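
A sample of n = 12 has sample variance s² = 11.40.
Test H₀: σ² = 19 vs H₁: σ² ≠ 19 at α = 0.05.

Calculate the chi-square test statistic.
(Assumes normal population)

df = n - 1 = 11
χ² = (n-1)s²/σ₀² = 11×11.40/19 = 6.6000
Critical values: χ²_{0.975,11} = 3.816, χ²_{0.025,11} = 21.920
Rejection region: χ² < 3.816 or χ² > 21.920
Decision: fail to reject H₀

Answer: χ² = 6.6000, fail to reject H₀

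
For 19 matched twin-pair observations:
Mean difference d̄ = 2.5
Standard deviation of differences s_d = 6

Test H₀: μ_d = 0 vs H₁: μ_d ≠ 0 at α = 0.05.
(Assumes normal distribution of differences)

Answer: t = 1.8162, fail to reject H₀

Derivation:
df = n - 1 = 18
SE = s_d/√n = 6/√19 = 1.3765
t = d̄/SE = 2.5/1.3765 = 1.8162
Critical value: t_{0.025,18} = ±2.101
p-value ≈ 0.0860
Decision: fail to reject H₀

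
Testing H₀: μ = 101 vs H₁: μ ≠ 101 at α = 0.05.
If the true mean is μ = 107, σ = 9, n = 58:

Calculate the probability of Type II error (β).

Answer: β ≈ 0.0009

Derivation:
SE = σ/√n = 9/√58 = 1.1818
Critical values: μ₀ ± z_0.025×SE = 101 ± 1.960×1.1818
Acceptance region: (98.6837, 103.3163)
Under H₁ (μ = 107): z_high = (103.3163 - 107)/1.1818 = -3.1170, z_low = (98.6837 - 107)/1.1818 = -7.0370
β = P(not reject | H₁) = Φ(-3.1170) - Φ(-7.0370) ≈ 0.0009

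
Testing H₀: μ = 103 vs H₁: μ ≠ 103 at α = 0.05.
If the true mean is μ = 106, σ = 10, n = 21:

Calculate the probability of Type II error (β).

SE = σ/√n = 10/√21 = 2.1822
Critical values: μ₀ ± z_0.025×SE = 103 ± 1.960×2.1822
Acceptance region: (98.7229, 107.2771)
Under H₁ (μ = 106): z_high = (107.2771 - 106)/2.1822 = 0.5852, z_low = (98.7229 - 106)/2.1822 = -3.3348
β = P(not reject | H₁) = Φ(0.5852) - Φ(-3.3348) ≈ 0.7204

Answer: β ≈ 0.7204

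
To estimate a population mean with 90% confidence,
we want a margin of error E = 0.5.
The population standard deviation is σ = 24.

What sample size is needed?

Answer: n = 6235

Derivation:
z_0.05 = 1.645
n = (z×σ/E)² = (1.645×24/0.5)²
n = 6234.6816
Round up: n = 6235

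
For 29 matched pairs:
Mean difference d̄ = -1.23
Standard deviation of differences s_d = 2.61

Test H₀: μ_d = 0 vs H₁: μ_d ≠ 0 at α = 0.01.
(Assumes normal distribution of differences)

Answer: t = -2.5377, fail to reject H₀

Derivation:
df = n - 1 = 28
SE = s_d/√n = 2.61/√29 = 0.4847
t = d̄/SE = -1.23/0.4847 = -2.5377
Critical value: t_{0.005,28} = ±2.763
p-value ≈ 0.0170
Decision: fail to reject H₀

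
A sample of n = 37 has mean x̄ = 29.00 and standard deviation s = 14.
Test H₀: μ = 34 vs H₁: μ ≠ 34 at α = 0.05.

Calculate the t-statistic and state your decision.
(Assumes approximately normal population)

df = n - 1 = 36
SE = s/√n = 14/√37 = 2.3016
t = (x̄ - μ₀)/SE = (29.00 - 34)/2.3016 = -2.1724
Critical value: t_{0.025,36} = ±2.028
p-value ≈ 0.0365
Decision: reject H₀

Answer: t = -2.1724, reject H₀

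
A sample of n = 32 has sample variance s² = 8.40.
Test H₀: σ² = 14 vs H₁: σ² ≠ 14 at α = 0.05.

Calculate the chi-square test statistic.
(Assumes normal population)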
..............................
**WHAT NEEDS TO BE DONE**
Taking the listing above, write all of it out exactly.

**ANSWER TO THIS PROBLEM**
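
A sample of n = 12 has sample variance s² = 11.40.
Test H₀: σ² = 19 vs H₁: σ² ≠ 19 at α = 0.05.

Calculate the chi-square test statistic.
(Assumes normal population)

df = n - 1 = 11
χ² = (n-1)s²/σ₀² = 11×11.40/19 = 6.6000
Critical values: χ²_{0.975,11} = 3.816, χ²_{0.025,11} = 21.920
Rejection region: χ² < 3.816 or χ² > 21.920
Decision: fail to reject H₀

Answer: χ² = 6.6000, fail to reject H₀

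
For 19 matched twin-pair observations:
Mean difference d̄ = 2.5
Standard deviation of differences s_d = 6

Test H₀: μ_d = 0 vs H₁: μ_d ≠ 0 at α = 0.05.
(Assumes normal distribution of differences)

Answer: t = 1.8162, fail to reject H₀

Derivation:
df = n - 1 = 18
SE = s_d/√n = 6/√19 = 1.3765
t = d̄/SE = 2.5/1.3765 = 1.8162
Critical value: t_{0.025,18} = ±2.101
p-value ≈ 0.0860
Decision: fail to reject H₀

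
Testing H₀: μ = 101 vs H₁: μ ≠ 101 at α = 0.05.
If the true mean is μ = 107, σ = 9, n = 58:

Calculate the probability of Type II error (β).

Answer: β ≈ 0.0009

Derivation:
SE = σ/√n = 9/√58 = 1.1818
Critical values: μ₀ ± z_0.025×SE = 101 ± 1.960×1.1818
Acceptance region: (98.6837, 103.3163)
Under H₁ (μ = 107): z_high = (103.3163 - 107)/1.1818 = -3.1170, z_low = (98.6837 - 107)/1.1818 = -7.0370
β = P(not reject | H₁) = Φ(-3.1170) - Φ(-7.0370) ≈ 0.0009

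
Testing H₀: μ = 103 vs H₁: μ ≠ 103 at α = 0.05.
If the true mean is μ = 106, σ = 10, n = 21:

Calculate the probability of Type II error (β).

SE = σ/√n = 10/√21 = 2.1822
Critical values: μ₀ ± z_0.025×SE = 103 ± 1.960×2.1822
Acceptance region: (98.7229, 107.2771)
Under H₁ (μ = 106): z_high = (107.2771 - 106)/2.1822 = 0.5852, z_low = (98.7229 - 106)/2.1822 = -3.3348
β = P(not reject | H₁) = Φ(0.5852) - Φ(-3.3348) ≈ 0.7204

Answer: β ≈ 0.7204

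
To estimate a population mean with 90% confidence,
we want a margin of error E = 0.5.
The population standard deviation is σ = 24.

What sample size is needed?

Answer: n = 6235

Derivation:
z_0.05 = 1.645
n = (z×σ/E)² = (1.645×24/0.5)²
n = 6234.6816
Round up: n = 6235

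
For 29 matched pairs:
Mean difference d̄ = -1.23
Standard deviation of differences s_d = 2.61

Test H₀: μ_d = 0 vs H₁: μ_d ≠ 0 at α = 0.01.
(Assumes normal distribution of differences)

Answer: t = -2.5377, fail to reject H₀

Derivation:
df = n - 1 = 28
SE = s_d/√n = 2.61/√29 = 0.4847
t = d̄/SE = -1.23/0.4847 = -2.5377
Critical value: t_{0.005,28} = ±2.763
p-value ≈ 0.0170
Decision: fail to reject H₀

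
A sample of n = 37 has mean x̄ = 29.00 and standard deviation s = 14.
Test H₀: μ = 34 vs H₁: μ ≠ 34 at α = 0.05.

Calculate the t-statistic and state your decision.
(Assumes approximately normal population)

df = n - 1 = 36
SE = s/√n = 14/√37 = 2.3016
t = (x̄ - μ₀)/SE = (29.00 - 34)/2.3016 = -2.1724
Critical value: t_{0.025,36} = ±2.028
p-value ≈ 0.0365
Decision: reject H₀

Answer: t = -2.1724, reject H₀

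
A sample of n = 32 has sample variance s² = 8.40.
Test H₀: σ² = 14 vs H₁: σ² ≠ 14 at α = 0.05.

Calculate the chi-square test statistic.
(Assumes normal population)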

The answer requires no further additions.